Collected data:

---*---

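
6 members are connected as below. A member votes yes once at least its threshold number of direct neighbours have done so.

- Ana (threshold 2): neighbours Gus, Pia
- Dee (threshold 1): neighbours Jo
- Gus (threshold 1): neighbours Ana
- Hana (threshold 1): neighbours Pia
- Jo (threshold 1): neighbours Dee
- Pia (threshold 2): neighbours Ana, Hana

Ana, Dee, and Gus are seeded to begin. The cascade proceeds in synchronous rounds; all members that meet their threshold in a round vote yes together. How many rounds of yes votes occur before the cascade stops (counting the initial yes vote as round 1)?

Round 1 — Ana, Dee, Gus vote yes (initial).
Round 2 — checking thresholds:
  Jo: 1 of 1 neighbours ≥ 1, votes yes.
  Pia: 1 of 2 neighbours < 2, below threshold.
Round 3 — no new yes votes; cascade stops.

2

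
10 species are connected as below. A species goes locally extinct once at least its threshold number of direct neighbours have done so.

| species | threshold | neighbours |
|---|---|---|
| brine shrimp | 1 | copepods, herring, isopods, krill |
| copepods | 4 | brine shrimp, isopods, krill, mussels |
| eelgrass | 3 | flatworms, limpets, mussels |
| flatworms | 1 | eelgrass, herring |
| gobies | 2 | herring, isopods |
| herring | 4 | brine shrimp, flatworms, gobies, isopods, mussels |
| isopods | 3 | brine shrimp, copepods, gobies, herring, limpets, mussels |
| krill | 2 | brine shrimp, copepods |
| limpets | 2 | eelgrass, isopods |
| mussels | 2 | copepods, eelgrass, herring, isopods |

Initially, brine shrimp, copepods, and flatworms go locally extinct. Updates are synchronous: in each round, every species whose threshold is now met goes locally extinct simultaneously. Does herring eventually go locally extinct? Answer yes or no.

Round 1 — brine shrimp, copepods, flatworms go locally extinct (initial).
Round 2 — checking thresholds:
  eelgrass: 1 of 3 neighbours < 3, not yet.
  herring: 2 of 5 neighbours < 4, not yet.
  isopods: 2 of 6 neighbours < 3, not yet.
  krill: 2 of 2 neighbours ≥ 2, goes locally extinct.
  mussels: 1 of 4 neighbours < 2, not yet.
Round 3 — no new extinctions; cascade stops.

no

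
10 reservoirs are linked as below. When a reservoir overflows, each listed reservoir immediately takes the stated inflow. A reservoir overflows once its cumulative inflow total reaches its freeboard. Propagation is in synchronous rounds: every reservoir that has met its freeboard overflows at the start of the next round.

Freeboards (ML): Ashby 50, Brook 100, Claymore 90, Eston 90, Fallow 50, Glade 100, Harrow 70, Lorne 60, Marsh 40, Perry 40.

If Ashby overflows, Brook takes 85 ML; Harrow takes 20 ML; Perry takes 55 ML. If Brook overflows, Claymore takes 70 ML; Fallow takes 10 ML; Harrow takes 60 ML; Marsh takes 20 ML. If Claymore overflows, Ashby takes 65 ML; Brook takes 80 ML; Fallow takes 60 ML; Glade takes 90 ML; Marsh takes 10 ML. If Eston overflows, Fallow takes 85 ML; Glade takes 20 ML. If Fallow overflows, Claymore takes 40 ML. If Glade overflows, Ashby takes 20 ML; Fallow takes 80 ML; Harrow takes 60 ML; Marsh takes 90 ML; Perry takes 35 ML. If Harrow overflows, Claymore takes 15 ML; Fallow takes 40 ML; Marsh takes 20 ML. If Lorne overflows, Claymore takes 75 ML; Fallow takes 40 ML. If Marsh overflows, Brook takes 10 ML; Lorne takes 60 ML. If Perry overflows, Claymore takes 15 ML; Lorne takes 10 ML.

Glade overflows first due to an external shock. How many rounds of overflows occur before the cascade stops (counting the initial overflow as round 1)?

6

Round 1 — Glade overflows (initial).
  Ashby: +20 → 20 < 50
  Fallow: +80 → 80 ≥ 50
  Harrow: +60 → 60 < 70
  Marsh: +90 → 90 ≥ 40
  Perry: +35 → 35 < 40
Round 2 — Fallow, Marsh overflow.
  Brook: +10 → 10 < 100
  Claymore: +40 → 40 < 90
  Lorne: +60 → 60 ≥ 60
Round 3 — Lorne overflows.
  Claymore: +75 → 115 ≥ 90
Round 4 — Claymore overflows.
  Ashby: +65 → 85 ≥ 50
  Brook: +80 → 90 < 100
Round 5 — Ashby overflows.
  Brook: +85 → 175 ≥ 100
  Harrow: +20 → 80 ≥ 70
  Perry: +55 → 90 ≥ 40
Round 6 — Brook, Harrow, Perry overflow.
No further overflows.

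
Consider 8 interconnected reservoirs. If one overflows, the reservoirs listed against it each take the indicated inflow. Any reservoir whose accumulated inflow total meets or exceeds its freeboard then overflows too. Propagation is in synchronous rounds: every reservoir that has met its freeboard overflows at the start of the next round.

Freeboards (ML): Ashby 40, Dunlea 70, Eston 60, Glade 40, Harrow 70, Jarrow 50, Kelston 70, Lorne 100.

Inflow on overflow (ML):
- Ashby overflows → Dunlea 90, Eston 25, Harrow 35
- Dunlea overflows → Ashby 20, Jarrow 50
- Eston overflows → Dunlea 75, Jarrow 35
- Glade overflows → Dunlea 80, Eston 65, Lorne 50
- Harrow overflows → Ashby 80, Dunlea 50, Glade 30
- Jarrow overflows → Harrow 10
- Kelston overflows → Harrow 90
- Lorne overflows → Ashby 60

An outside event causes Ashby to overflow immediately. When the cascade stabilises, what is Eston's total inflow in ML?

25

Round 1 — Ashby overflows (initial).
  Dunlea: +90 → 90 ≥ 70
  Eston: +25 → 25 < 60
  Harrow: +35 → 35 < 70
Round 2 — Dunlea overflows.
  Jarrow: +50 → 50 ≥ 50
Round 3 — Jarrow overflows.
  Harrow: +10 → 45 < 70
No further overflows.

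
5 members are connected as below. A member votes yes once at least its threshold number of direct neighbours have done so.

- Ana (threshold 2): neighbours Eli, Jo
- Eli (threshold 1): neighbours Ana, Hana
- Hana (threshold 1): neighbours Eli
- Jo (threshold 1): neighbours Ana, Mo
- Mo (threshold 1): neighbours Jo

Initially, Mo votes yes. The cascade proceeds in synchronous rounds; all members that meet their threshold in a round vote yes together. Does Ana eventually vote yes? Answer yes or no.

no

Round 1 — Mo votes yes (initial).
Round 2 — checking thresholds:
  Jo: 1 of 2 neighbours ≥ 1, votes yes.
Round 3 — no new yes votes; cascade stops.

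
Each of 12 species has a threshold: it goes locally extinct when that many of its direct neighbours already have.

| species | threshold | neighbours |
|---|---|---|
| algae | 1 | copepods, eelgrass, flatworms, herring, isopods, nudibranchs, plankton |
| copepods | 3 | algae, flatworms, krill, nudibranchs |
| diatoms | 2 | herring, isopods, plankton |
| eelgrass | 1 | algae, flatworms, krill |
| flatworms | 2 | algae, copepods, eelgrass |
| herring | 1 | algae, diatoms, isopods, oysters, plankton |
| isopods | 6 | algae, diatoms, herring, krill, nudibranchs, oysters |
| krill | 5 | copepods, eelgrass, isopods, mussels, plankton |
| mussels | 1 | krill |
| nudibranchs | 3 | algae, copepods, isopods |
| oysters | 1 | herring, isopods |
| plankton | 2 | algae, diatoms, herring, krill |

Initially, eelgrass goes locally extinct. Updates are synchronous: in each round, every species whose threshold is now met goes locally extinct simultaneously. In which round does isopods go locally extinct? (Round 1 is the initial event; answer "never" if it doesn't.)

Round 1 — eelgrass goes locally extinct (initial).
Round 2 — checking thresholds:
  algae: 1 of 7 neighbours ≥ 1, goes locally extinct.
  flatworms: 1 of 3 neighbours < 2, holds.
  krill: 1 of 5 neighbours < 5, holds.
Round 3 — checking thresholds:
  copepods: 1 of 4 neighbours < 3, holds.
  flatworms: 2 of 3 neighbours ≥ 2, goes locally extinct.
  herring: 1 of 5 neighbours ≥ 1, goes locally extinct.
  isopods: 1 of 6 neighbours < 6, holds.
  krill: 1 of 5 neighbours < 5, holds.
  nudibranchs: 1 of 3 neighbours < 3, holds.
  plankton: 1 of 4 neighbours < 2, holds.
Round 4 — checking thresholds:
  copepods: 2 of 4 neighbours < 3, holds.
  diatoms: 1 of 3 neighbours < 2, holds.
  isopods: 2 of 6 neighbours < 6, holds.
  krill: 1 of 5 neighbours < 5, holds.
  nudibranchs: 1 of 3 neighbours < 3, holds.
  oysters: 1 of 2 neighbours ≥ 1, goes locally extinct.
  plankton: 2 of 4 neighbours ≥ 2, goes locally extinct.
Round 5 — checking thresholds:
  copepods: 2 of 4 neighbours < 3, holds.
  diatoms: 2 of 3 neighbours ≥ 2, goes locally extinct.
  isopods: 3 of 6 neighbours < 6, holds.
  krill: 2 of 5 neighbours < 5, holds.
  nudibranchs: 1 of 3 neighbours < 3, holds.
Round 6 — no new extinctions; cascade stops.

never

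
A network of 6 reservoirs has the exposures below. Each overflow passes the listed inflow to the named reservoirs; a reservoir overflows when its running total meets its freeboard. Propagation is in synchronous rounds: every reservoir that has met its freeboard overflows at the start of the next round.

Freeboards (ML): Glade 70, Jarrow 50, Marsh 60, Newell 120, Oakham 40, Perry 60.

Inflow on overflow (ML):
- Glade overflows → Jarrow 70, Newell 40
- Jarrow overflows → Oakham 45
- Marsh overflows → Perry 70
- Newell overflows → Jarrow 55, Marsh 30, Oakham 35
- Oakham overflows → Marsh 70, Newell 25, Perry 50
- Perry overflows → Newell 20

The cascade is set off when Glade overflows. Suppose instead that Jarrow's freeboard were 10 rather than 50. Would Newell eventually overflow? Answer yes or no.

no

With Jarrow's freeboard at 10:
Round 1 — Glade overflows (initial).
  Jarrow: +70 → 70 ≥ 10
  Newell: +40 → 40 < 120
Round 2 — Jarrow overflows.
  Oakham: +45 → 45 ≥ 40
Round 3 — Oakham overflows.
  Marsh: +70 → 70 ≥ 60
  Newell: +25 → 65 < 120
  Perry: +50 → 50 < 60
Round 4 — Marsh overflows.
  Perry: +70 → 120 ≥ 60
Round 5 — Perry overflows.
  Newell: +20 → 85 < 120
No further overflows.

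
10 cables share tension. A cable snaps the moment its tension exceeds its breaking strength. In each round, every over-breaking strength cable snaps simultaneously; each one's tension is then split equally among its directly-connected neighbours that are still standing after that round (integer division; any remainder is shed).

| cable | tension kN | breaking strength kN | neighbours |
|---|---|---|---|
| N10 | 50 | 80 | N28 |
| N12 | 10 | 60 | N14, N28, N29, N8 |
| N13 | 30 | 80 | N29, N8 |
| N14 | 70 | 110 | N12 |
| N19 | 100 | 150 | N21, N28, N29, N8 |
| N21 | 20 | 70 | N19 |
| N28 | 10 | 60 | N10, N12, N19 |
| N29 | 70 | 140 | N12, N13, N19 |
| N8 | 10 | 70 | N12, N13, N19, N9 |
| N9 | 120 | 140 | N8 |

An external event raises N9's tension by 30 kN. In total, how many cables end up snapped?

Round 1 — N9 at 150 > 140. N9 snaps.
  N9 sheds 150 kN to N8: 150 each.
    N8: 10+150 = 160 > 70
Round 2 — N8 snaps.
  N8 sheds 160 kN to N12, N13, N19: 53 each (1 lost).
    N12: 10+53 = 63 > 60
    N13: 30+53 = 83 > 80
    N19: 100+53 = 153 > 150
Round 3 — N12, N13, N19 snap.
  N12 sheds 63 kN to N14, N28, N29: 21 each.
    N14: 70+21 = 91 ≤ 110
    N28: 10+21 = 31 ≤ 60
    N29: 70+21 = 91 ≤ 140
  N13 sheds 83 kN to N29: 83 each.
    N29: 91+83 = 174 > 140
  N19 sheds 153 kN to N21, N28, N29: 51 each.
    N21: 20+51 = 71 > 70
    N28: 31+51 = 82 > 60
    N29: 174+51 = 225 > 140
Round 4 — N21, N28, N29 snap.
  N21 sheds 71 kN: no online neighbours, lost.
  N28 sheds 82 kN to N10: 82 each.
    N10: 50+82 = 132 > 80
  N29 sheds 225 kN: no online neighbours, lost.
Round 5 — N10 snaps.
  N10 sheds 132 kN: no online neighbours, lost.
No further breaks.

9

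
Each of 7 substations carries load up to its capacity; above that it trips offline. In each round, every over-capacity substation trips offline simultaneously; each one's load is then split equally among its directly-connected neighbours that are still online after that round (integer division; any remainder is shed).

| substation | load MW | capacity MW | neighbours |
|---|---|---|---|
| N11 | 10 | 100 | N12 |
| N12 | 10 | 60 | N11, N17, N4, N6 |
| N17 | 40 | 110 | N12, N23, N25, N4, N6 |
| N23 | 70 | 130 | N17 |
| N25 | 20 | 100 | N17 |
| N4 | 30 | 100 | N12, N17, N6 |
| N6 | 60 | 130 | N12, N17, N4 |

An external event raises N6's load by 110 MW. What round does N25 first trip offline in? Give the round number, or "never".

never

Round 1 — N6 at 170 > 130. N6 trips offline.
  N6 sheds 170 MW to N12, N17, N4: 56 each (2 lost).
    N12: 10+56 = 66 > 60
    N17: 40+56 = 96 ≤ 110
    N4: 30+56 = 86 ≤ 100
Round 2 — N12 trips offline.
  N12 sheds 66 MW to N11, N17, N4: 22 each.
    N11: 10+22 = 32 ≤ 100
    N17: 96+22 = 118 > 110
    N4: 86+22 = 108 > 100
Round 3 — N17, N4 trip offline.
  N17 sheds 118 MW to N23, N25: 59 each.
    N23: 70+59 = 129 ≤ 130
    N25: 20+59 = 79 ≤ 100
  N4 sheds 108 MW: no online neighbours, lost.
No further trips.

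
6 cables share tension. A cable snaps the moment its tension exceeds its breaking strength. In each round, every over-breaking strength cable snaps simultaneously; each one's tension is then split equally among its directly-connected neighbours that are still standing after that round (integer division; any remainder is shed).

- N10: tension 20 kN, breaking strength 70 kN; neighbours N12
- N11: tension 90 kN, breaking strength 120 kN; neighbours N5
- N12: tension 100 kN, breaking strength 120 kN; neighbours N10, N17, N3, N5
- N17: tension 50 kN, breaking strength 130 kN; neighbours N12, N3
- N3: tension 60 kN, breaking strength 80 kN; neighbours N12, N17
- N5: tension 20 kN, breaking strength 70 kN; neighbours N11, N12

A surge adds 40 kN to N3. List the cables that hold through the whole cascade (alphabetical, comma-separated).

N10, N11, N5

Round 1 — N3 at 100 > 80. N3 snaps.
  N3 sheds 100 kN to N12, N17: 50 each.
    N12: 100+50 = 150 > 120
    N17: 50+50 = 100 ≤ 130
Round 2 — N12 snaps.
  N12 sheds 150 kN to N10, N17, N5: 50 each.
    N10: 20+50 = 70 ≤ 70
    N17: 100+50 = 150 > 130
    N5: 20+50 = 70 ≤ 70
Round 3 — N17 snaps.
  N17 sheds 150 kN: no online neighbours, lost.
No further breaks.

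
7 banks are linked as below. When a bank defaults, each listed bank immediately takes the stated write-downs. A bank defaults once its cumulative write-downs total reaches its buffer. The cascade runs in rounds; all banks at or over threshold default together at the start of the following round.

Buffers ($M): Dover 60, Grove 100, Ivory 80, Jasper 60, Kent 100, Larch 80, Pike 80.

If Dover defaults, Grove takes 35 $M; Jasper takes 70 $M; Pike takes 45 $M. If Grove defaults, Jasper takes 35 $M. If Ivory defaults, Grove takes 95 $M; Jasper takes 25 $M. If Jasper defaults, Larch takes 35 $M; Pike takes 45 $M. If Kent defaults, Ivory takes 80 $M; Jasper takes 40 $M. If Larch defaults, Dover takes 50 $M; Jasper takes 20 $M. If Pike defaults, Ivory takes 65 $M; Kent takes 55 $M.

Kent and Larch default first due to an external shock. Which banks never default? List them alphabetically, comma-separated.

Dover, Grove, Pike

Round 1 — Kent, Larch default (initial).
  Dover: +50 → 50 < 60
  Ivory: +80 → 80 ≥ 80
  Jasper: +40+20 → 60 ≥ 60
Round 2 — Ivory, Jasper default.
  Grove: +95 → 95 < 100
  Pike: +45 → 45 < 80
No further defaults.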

---*---

→ **Directions**
Return every line from the entries above that contains the word "limpets".

→ **Solved problem**
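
| eelgrass | 3 | flatworms, limpets, mussels |
| isopods | 3 | brine shrimp, copepods, gobies, herring, limpets, mussels |
| limpets | 2 | eelgrass, isopods |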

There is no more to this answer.